● What you need to do: Transcribe the data that follows, exactly and in full.

● Given records:
Start of Block

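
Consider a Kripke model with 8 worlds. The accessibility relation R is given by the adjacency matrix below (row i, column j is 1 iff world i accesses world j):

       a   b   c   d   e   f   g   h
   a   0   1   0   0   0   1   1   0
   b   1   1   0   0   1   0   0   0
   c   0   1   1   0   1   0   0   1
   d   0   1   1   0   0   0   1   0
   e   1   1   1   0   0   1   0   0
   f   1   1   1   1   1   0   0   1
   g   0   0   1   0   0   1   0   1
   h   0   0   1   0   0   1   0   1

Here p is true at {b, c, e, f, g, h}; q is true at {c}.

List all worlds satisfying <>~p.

a: successors {b, f, g}; ~p there: b:F, f:F, g:F. ✗
b: successors {a, b, e}; ~p there: a:T, b:F, e:F. ✓
c: successors {b, c, e, h}; ~p there: b:F, c:F, e:F, h:F. ✗
d: successors {b, c, g}; ~p there: b:F, c:F, g:F. ✗
e: successors {a, b, c, f}; ~p there: a:T, b:F, c:F, f:F. ✓
f: successors {a, b, c, d, e, h}; ~p there: a:T, b:F, c:F, d:T, e:F, h:F. ✓
g: successors {c, f, h}; ~p there: c:F, f:F, h:F. ✗
h: successors {c, f, h}; ~p there: c:F, f:F, h:F. ✗

{b, e, f}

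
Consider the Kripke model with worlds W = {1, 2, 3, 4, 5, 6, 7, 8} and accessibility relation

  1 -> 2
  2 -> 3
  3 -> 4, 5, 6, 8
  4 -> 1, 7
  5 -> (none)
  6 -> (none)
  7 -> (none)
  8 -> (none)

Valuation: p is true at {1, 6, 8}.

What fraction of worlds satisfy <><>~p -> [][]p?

1/2

1: <><>~p is T, [][]p is F. ✗
2: <><>~p is T, [][]p is F. ✗
3: <><>~p is T, [][]p is F. ✗
4: <><>~p is T, [][]p is F. ✗
5: <><>~p is F, [][]p is T. ✓
6: <><>~p is F, [][]p is T. ✓
7: <><>~p is F, [][]p is T. ✓
8: <><>~p is F, [][]p is T. ✓
That's 4 of 8 worlds, so 4/8 = 1/2.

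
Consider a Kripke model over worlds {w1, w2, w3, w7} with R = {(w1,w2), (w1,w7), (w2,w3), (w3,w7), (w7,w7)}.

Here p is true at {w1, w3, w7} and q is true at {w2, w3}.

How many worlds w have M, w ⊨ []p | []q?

3

w1: []p is F, []q is F. ✗
w2: []p is T, []q is T. ✓
w3: []p is T, []q is F. ✓
w7: []p is T, []q is F. ✓
Satisfying worlds: {w2, w3, w7}.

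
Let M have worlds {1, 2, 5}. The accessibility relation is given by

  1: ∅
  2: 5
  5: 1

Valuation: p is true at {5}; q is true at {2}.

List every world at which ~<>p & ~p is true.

1: ~<>p is T, ~p is T. ✓
2: ~<>p is F, ~p is T. ✗
5: ~<>p is T, ~p is F. ✗

{1}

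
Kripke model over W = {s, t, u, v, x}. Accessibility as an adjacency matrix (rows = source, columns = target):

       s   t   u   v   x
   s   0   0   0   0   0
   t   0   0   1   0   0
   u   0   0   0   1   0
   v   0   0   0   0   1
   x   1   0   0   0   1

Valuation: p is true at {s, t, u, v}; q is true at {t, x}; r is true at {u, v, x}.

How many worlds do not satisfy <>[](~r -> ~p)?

2

s: no successors, so <>[](~r -> ~p) fails. ✗
t: successors {u}; [](~r -> ~p) there: u:T. ✓
u: successors {v}; [](~r -> ~p) there: v:T. ✓
v: successors {x}; [](~r -> ~p) there: x:F. ✗
x: successors {s, x}; [](~r -> ~p) there: s:T, x:F. ✓
Satisfying worlds: {t, u, x}.
So <>[](~r -> ~p) fails at the other 2 worlds.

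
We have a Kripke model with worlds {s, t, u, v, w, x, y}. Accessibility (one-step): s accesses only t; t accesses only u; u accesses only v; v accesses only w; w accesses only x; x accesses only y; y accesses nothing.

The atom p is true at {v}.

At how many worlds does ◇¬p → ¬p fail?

s: ◇¬p is T, ¬p is T. ✓
t: ◇¬p is T, ¬p is T. ✓
u: ◇¬p is F, ¬p is T. ✓
v: ◇¬p is T, ¬p is F. ✗
w: ◇¬p is T, ¬p is T. ✓
x: ◇¬p is T, ¬p is T. ✓
y: ◇¬p is F, ¬p is T. ✓
Satisfying worlds: {s, t, u, w, x, y}.
So ◇¬p → ¬p fails at the other 1 world.

1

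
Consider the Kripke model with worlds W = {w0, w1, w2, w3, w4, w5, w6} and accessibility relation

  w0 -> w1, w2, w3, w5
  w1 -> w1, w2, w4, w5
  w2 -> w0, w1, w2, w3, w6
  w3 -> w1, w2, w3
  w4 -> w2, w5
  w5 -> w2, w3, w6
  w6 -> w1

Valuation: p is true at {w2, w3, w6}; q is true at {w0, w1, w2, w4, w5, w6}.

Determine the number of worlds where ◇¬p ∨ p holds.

6

w0: ◇¬p is T, p is F. ✓
w1: ◇¬p is T, p is F. ✓
w2: ◇¬p is T, p is T. ✓
w3: ◇¬p is T, p is T. ✓
w4: ◇¬p is T, p is F. ✓
w5: ◇¬p is F, p is F. ✗
w6: ◇¬p is T, p is T. ✓
Satisfying worlds: {w0, w1, w2, w3, w4, w6}.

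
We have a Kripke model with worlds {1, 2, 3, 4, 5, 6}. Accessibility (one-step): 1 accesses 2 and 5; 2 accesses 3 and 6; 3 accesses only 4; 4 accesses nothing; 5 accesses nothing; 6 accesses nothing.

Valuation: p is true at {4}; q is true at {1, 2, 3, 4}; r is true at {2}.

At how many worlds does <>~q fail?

1: successors {2, 5}; ~q there: 2:F, 5:T. ✓
2: successors {3, 6}; ~q there: 3:F, 6:T. ✓
3: successors {4}; ~q there: 4:F. ✗
4: no successors, so <>~q fails. ✗
5: no successors, so <>~q fails. ✗
6: no successors, so <>~q fails. ✗
Satisfying worlds: {1, 2}.
So <>~q fails at the other 4 worlds.

4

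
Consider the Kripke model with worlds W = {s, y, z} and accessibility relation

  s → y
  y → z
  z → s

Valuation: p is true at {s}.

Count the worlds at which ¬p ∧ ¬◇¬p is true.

s: ¬p is F, ¬◇¬p is F. ✗
y: ¬p is T, ¬◇¬p is F. ✗
z: ¬p is T, ¬◇¬p is T. ✓
Satisfying worlds: {z}.

1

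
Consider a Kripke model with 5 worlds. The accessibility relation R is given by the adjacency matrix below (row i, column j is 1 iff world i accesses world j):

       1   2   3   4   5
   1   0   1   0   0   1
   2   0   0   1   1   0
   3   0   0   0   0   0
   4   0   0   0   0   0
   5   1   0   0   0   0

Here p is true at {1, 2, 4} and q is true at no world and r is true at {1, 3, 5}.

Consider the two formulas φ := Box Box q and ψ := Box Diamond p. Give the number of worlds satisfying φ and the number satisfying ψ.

For Box Box q:
1: successors {2, 5}; Box q there: 2:F, 5:F. ✗
2: successors {3, 4}; Box q there: 3:T, 4:T. ✓
3: no successors, so Box Box q holds vacuously. ✓
4: no successors, so Box Box q holds vacuously. ✓
5: successors {1}; Box q there: 1:F. ✗
— 3 worlds.
For Box Diamond p:
1: successors {2, 5}; Diamond p there: 2:T, 5:T. ✓
2: successors {3, 4}; Diamond p there: 3:F, 4:F. ✗
3: no successors, so Box Diamond p holds vacuously. ✓
4: no successors, so Box Diamond p holds vacuously. ✓
5: successors {1}; Diamond p there: 1:T. ✓
— 4 worlds.

3 and 4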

End of Block

● Result for this task:
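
Consider a Kripke model with 8 worlds. The accessibility relation R is given by the adjacency matrix below (row i, column j is 1 iff world i accesses world j):

       a   b   c   d   e   f   g   h
   a   0   1   0   0   0   1   1   0
   b   1   1   0   0   1   0   0   0
   c   0   1   1   0   1   0   0   1
   d   0   1   1   0   0   0   1   0
   e   1   1   1   0   0   1   0   0
   f   1   1   1   1   1   0   0   1
   g   0   0   1   0   0   1   0   1
   h   0   0   1   0   0   1   0   1

Here p is true at {b, c, e, f, g, h}; q is true at {c}.

List all worlds satisfying <>~p.

a: successors {b, f, g}; ~p there: b:F, f:F, g:F. ✗
b: successors {a, b, e}; ~p there: a:T, b:F, e:F. ✓
c: successors {b, c, e, h}; ~p there: b:F, c:F, e:F, h:F. ✗
d: successors {b, c, g}; ~p there: b:F, c:F, g:F. ✗
e: successors {a, b, c, f}; ~p there: a:T, b:F, c:F, f:F. ✓
f: successors {a, b, c, d, e, h}; ~p there: a:T, b:F, c:F, d:T, e:F, h:F. ✓
g: successors {c, f, h}; ~p there: c:F, f:F, h:F. ✗
h: successors {c, f, h}; ~p there: c:F, f:F, h:F. ✗

{b, e, f}

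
Consider the Kripke model with worlds W = {1, 2, 3, 4, 5, 6, 7, 8} and accessibility relation

  1 -> 2
  2 -> 3
  3 -> 4, 5, 6, 8
  4 -> 1, 7
  5 -> (none)
  6 -> (none)
  7 -> (none)
  8 -> (none)

Valuation: p is true at {1, 6, 8}.

What fraction of worlds satisfy <><>~p -> [][]p?

1/2

1: <><>~p is T, [][]p is F. ✗
2: <><>~p is T, [][]p is F. ✗
3: <><>~p is T, [][]p is F. ✗
4: <><>~p is T, [][]p is F. ✗
5: <><>~p is F, [][]p is T. ✓
6: <><>~p is F, [][]p is T. ✓
7: <><>~p is F, [][]p is T. ✓
8: <><>~p is F, [][]p is T. ✓
That's 4 of 8 worlds, so 4/8 = 1/2.

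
Consider a Kripke model over worlds {w1, w2, w3, w7} with R = {(w1,w2), (w1,w7), (w2,w3), (w3,w7), (w7,w7)}.

Here p is true at {w1, w3, w7} and q is true at {w2, w3}.

How many worlds w have M, w ⊨ []p | []q?

3

w1: []p is F, []q is F. ✗
w2: []p is T, []q is T. ✓
w3: []p is T, []q is F. ✓
w7: []p is T, []q is F. ✓
Satisfying worlds: {w2, w3, w7}.

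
Let M have worlds {1, 2, 5}. The accessibility relation is given by

  1: ∅
  2: 5
  5: 1

Valuation: p is true at {5}; q is true at {2}.

List every world at which ~<>p & ~p is true.

1: ~<>p is T, ~p is T. ✓
2: ~<>p is F, ~p is T. ✗
5: ~<>p is T, ~p is F. ✗

{1}

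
Kripke model over W = {s, t, u, v, x}. Accessibility as an adjacency matrix (rows = source, columns = target):

       s   t   u   v   x
   s   0   0   0   0   0
   t   0   0   1   0   0
   u   0   0   0   1   0
   v   0   0   0   0   1
   x   1   0   0   0   1

Valuation: p is true at {s, t, u, v}; q is true at {t, x}; r is true at {u, v, x}.

How many worlds do not satisfy <>[](~r -> ~p)?

2

s: no successors, so <>[](~r -> ~p) fails. ✗
t: successors {u}; [](~r -> ~p) there: u:T. ✓
u: successors {v}; [](~r -> ~p) there: v:T. ✓
v: successors {x}; [](~r -> ~p) there: x:F. ✗
x: successors {s, x}; [](~r -> ~p) there: s:T, x:F. ✓
Satisfying worlds: {t, u, x}.
So <>[](~r -> ~p) fails at the other 2 worlds.

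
We have a Kripke model with worlds {s, t, u, v, w, x, y}. Accessibility (one-step): s accesses only t; t accesses only u; u accesses only v; v accesses only w; w accesses only x; x accesses only y; y accesses nothing.

The atom p is true at {v}.

At how many worlds does ◇¬p → ¬p fail?

s: ◇¬p is T, ¬p is T. ✓
t: ◇¬p is T, ¬p is T. ✓
u: ◇¬p is F, ¬p is T. ✓
v: ◇¬p is T, ¬p is F. ✗
w: ◇¬p is T, ¬p is T. ✓
x: ◇¬p is T, ¬p is T. ✓
y: ◇¬p is F, ¬p is T. ✓
Satisfying worlds: {s, t, u, w, x, y}.
So ◇¬p → ¬p fails at the other 1 world.

1

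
Consider the Kripke model with worlds W = {w0, w1, w2, w3, w4, w5, w6} and accessibility relation

  w0 -> w1, w2, w3, w5
  w1 -> w1, w2, w4, w5
  w2 -> w0, w1, w2, w3, w6
  w3 -> w1, w2, w3
  w4 -> w2, w5
  w5 -> w2, w3, w6
  w6 -> w1

Valuation: p is true at {w2, w3, w6}; q is true at {w0, w1, w2, w4, w5, w6}.

Determine the number of worlds where ◇¬p ∨ p holds.

6

w0: ◇¬p is T, p is F. ✓
w1: ◇¬p is T, p is F. ✓
w2: ◇¬p is T, p is T. ✓
w3: ◇¬p is T, p is T. ✓
w4: ◇¬p is T, p is F. ✓
w5: ◇¬p is F, p is F. ✗
w6: ◇¬p is T, p is T. ✓
Satisfying worlds: {w0, w1, w2, w3, w4, w6}.

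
We have a Kripke model with worlds {1, 2, 3, 4, 5, 6}. Accessibility (one-step): 1 accesses 2 and 5; 2 accesses 3 and 6; 3 accesses only 4; 4 accesses nothing; 5 accesses nothing; 6 accesses nothing.

Valuation: p is true at {4}; q is true at {1, 2, 3, 4}; r is true at {2}.

At how many worlds does <>~q fail?

1: successors {2, 5}; ~q there: 2:F, 5:T. ✓
2: successors {3, 6}; ~q there: 3:F, 6:T. ✓
3: successors {4}; ~q there: 4:F. ✗
4: no successors, so <>~q fails. ✗
5: no successors, so <>~q fails. ✗
6: no successors, so <>~q fails. ✗
Satisfying worlds: {1, 2}.
So <>~q fails at the other 4 worlds.

4

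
Consider the Kripke model with worlds W = {s, y, z} and accessibility relation

  s → y
  y → z
  z → s

Valuation: p is true at {s}.

Count the worlds at which ¬p ∧ ¬◇¬p is true.

s: ¬p is F, ¬◇¬p is F. ✗
y: ¬p is T, ¬◇¬p is F. ✗
z: ¬p is T, ¬◇¬p is T. ✓
Satisfying worlds: {z}.

1

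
Consider a Kripke model with 5 worlds. The accessibility relation R is given by the adjacency matrix below (row i, column j is 1 iff world i accesses world j):

       1   2   3   4   5
   1   0   1   0   0   1
   2   0   0   1   1   0
   3   0   0   0   0   0
   4   0   0   0   0   0
   5   1   0   0   0   0

Here p is true at {1, 2, 4} and q is true at no world and r is true at {1, 3, 5}.

Consider the two formulas φ := Box Box q and ψ := Box Diamond p. Give the number of worlds satisfying φ and the number satisfying ψ.

For Box Box q:
1: successors {2, 5}; Box q there: 2:F, 5:F. ✗
2: successors {3, 4}; Box q there: 3:T, 4:T. ✓
3: no successors, so Box Box q holds vacuously. ✓
4: no successors, so Box Box q holds vacuously. ✓
5: successors {1}; Box q there: 1:F. ✗
— 3 worlds.
For Box Diamond p:
1: successors {2, 5}; Diamond p there: 2:T, 5:T. ✓
2: successors {3, 4}; Diamond p there: 3:F, 4:F. ✗
3: no successors, so Box Diamond p holds vacuously. ✓
4: no successors, so Box Diamond p holds vacuously. ✓
5: successors {1}; Diamond p there: 1:T. ✓
— 4 worlds.

3 and 4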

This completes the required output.